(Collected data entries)
╔══

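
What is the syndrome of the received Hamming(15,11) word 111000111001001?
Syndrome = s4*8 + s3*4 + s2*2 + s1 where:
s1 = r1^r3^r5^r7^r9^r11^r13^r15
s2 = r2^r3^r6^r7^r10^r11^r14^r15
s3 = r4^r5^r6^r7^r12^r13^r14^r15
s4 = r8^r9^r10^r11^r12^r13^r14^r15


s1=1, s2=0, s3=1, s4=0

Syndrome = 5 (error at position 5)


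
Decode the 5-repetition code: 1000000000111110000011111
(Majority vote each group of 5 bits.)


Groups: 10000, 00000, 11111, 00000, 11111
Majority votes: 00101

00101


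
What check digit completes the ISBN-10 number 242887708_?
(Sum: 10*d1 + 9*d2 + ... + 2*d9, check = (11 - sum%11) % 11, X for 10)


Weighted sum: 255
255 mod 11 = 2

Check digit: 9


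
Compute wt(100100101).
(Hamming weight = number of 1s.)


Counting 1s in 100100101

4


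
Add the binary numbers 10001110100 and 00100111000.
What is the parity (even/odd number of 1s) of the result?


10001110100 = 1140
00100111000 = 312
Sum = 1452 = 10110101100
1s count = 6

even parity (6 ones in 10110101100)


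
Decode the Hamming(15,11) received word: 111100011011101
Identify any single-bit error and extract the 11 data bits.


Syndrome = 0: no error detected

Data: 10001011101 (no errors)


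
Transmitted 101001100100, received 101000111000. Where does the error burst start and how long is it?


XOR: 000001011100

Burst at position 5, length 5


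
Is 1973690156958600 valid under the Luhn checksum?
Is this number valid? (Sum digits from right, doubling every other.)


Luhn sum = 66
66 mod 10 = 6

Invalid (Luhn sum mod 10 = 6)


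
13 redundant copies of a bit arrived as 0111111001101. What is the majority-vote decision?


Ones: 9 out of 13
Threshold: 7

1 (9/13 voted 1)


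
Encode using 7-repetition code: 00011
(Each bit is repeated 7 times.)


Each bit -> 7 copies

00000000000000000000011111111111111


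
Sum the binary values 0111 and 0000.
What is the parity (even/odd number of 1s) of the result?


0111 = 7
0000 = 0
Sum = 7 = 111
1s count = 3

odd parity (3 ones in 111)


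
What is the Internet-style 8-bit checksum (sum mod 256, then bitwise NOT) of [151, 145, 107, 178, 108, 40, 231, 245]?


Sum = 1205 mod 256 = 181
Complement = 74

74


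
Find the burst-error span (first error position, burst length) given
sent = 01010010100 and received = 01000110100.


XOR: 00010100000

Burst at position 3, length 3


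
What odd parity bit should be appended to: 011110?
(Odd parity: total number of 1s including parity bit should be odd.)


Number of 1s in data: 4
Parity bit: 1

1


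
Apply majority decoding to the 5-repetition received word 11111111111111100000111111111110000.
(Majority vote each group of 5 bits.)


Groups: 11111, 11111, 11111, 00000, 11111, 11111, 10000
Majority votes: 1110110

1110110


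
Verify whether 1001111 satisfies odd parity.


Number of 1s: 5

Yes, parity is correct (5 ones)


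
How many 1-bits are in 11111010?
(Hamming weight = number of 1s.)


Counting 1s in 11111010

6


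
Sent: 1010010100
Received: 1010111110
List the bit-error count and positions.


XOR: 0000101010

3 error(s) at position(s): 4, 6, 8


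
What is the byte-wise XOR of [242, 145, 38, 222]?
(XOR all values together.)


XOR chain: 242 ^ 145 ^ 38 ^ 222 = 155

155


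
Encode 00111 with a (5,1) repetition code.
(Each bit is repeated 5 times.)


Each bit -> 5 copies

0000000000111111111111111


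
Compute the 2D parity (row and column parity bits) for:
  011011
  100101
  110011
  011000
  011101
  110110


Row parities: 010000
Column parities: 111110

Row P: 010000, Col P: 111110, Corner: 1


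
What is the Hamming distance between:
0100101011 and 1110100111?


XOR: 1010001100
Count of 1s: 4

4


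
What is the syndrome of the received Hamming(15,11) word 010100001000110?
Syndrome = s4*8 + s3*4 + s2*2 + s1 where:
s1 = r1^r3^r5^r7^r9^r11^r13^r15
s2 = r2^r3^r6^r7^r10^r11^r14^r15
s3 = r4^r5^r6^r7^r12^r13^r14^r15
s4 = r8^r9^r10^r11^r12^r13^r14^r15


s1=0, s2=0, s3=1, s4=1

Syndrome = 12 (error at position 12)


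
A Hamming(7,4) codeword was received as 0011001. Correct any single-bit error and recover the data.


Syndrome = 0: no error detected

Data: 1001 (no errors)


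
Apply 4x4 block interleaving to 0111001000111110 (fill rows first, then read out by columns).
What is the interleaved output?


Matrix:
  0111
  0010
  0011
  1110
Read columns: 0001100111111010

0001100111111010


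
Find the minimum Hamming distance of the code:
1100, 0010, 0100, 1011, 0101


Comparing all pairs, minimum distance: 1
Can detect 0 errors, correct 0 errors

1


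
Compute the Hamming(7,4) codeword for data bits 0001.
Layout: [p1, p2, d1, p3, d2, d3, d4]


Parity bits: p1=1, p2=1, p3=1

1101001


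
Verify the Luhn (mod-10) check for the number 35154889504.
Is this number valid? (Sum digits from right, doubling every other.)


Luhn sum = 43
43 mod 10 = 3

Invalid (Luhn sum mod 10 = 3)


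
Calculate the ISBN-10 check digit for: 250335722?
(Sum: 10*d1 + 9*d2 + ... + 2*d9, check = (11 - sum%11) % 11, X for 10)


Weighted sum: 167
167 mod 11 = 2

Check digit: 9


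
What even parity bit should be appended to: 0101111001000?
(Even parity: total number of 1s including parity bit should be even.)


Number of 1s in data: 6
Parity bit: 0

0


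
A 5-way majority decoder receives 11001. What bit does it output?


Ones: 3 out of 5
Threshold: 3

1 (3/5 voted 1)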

╚══
╔══

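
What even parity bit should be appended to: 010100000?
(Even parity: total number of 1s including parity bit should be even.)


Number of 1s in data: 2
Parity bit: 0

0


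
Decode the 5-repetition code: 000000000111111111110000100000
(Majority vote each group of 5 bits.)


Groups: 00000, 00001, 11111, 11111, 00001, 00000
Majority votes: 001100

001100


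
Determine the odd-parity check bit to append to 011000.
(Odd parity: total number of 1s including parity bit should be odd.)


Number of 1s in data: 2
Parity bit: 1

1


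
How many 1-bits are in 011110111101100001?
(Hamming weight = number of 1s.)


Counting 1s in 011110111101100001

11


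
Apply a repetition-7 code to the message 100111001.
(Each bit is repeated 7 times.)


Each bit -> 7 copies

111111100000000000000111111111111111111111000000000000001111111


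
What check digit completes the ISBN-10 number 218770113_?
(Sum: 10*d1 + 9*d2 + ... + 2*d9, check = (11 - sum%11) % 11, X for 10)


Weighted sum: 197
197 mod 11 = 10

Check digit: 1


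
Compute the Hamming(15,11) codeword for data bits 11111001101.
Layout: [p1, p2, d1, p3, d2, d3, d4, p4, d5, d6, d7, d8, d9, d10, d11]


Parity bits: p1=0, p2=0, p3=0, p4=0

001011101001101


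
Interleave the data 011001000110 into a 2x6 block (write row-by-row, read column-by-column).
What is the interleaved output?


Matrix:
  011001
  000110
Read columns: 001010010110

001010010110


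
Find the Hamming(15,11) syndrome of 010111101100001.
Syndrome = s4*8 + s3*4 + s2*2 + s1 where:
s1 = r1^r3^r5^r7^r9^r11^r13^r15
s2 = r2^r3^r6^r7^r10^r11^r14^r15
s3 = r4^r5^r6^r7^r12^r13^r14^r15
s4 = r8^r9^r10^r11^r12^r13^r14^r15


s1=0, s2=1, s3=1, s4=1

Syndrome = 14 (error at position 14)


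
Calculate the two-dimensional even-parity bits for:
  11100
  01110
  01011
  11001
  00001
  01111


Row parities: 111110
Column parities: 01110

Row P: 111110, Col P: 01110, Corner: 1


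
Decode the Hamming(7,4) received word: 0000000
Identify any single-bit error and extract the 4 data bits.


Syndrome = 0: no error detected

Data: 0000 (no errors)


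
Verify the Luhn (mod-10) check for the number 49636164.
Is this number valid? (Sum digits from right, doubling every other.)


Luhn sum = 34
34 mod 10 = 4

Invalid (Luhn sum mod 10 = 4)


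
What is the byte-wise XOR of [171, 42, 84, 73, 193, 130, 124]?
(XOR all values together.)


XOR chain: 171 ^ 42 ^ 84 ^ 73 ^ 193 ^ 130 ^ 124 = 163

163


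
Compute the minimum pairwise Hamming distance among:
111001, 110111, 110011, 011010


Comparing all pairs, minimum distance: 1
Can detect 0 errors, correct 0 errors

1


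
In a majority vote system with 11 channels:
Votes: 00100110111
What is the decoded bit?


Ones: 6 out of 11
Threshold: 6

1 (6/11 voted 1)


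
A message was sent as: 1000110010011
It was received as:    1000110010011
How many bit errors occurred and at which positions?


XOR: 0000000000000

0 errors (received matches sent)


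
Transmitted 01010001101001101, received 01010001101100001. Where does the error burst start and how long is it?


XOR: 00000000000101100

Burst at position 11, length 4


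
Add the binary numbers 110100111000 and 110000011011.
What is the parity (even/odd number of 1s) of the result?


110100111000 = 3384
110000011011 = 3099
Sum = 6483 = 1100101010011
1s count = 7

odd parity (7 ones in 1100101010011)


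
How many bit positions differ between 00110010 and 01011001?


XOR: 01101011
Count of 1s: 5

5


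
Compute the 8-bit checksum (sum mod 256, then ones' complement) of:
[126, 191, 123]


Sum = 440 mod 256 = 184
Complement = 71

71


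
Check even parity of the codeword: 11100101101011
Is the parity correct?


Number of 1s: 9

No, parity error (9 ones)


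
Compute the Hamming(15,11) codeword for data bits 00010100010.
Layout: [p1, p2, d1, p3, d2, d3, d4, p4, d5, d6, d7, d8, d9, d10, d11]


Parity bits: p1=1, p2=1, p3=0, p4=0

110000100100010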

╚══
╔══

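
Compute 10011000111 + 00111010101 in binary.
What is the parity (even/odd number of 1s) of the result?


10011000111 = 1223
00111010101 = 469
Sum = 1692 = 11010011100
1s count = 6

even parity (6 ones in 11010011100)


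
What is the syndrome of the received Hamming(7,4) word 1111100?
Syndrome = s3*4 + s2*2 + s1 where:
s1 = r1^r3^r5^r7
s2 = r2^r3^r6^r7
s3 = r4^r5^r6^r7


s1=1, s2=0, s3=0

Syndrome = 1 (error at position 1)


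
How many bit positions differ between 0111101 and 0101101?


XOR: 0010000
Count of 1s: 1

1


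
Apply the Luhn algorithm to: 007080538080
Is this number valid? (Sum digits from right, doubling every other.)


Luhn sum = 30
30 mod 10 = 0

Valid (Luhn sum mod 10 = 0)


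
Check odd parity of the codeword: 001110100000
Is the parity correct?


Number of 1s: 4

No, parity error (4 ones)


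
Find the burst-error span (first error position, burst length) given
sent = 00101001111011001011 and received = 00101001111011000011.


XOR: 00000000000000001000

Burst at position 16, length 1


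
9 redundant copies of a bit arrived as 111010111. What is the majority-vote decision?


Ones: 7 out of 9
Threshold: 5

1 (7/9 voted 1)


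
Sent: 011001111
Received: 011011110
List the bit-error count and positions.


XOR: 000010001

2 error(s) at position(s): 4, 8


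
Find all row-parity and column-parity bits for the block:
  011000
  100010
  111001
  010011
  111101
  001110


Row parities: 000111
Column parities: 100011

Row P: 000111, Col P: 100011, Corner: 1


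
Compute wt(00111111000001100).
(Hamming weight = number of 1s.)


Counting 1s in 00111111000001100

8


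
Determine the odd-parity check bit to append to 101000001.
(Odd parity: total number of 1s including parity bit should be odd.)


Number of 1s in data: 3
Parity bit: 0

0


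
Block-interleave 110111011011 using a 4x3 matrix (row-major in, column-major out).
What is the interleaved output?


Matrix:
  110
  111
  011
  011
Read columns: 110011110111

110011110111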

╚══

**TASK INSTRUCTIONS**
Check each line of the records for "ISBN" and copy the ones that contain it.

**WRITTEN SOLUTION**
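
What check digit completes the ISBN-10 number 242887708_?
Calculate the ISBN-10 check digit for: 250335722?
What check digit completes the ISBN-10 number 218770113_?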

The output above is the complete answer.